• **What to produce**
Please print the entries below exactly, from the line with "Based on R0, is" through the line with "Long-term monitoring of anole", including both of those lines and leaving out all others.

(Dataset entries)
....
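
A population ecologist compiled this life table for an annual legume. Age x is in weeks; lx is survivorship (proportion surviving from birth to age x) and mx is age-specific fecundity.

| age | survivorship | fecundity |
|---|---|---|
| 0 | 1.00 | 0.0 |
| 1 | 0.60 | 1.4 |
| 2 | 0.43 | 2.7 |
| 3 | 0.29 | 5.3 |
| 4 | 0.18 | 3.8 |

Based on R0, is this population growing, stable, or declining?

R0 = Σ lx·mx = 0 + 0.84 + 1.161 + 1.537 + 0.684 = 4.222
R0 > 1, so the population is growing.

growing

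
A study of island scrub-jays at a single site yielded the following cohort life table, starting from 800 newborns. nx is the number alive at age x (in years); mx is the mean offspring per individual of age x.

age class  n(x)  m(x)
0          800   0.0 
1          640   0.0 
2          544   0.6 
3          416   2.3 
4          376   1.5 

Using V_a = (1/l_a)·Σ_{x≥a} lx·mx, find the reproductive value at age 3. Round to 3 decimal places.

3.656

lx = nx/n0 = nx/800: 1, 0.8, 0.68, 0.52, 0.47
lx·mx for x ≥ 3: 1.196, 0.705 → sum = 1.901
V_3 = 1.901 / l_3 = 1.901 / 0.52 = 3.655769… → 3.656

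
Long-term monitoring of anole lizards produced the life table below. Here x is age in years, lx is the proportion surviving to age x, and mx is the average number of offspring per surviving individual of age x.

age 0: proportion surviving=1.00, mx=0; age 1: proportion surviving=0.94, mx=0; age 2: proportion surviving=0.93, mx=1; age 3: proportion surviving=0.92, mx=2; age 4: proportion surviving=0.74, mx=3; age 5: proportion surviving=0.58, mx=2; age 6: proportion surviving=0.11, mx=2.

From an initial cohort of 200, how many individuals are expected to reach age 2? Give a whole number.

186

Expected survivors = N0 · l_2 = 200 × 0.93 = 186 → 186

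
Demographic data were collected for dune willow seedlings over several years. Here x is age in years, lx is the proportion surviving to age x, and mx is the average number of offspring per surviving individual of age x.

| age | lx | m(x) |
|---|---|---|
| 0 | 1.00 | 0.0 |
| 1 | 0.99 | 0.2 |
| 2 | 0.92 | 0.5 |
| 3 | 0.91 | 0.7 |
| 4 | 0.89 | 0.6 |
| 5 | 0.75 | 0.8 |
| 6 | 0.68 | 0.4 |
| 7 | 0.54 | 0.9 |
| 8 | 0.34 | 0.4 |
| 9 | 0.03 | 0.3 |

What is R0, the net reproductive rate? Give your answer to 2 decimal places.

lx·mx by age: 0, 0.198, 0.46, 0.637, 0.534, 0.6, 0.272, 0.486, 0.136, 0.009
R0 = Σ lx·mx = 3.332 → 3.33

3.33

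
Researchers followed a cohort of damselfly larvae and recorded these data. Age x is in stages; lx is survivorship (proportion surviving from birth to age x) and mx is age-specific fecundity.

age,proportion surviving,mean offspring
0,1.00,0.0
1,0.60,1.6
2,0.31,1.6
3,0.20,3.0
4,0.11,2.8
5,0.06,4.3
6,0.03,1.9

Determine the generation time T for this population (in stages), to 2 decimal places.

2.47

lx·mx: 0, 0.96, 0.496, 0.6, 0.308, 0.258, 0.057 → R0 = 2.679
x·lx·mx: 0, 0.96, 0.992, 1.8, 1.232, 1.29, 0.342 → Σ = 6.616
T = 6.616 / 2.679 = 2.469578… → 2.47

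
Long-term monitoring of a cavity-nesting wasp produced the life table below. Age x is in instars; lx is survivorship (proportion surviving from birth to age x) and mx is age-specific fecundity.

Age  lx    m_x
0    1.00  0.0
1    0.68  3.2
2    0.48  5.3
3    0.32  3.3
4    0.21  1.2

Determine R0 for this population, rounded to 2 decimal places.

6.03

lx·mx by age: 0, 2.176, 2.544, 1.056, 0.252
R0 = Σ lx·mx = 6.028 → 6.03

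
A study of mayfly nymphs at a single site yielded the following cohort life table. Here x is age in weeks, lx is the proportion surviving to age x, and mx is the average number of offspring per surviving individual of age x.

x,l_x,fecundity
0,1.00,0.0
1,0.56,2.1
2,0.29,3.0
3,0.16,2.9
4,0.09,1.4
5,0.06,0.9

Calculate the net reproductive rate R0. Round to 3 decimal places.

2.690

lx·mx by age: 0, 1.176, 0.87, 0.464, 0.126, 0.054
R0 = Σ lx·mx = 2.69 → 2.690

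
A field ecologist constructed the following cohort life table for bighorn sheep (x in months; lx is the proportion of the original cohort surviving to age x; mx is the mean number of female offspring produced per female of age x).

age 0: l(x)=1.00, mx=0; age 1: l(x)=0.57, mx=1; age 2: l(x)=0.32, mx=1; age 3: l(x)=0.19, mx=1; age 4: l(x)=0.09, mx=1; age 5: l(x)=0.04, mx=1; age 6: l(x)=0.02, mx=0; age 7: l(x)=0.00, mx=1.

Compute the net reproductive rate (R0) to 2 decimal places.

1.21

lx·mx by age: 0, 0.57, 0.32, 0.19, 0.09, 0.04, 0, 0
R0 = Σ lx·mx = 1.21 → 1.21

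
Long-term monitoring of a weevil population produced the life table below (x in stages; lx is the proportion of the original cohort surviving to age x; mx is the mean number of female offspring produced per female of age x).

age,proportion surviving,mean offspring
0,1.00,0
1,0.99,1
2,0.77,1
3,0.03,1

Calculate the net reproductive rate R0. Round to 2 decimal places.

lx·mx by age: 0, 0.99, 0.77, 0.03
R0 = Σ lx·mx = 1.79 → 1.79

1.79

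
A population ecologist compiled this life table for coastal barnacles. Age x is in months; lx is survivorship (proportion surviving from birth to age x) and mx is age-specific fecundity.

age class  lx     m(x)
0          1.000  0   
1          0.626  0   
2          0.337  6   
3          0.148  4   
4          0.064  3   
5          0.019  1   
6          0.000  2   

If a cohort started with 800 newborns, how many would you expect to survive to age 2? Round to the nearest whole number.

270

Expected survivors = N0 · l_2 = 800 × 0.337 = 269.6 → 270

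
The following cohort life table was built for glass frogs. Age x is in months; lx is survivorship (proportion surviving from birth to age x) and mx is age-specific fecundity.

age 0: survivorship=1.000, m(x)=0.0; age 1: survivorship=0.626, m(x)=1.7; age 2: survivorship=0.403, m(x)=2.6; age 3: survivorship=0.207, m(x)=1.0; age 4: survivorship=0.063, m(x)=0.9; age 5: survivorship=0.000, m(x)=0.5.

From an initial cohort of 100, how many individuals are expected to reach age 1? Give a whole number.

Expected survivors = N0 · l_1 = 100 × 0.626 = 62.6 → 63

63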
....
• **Reply**
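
Based on R0, is this population growing, stable, or declining?

R0 = Σ lx·mx = 0 + 0.84 + 1.161 + 1.537 + 0.684 = 4.222
R0 > 1, so the population is growing.

growing

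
A study of island scrub-jays at a single site yielded the following cohort life table, starting from 800 newborns. nx is the number alive at age x (in years); mx is the mean offspring per individual of age x.

age class  n(x)  m(x)
0          800   0.0 
1          640   0.0 
2          544   0.6 
3          416   2.3 
4          376   1.5 

Using V_a = (1/l_a)·Σ_{x≥a} lx·mx, find the reproductive value at age 3. Round to 3 decimal places.

3.656

lx = nx/n0 = nx/800: 1, 0.8, 0.68, 0.52, 0.47
lx·mx for x ≥ 3: 1.196, 0.705 → sum = 1.901
V_3 = 1.901 / l_3 = 1.901 / 0.52 = 3.655769… → 3.656

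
Long-term monitoring of anole lizards produced the life table below. Here x is age in years, lx is the proportion surviving to age x, and mx is the average number of offspring per surviving individual of age x.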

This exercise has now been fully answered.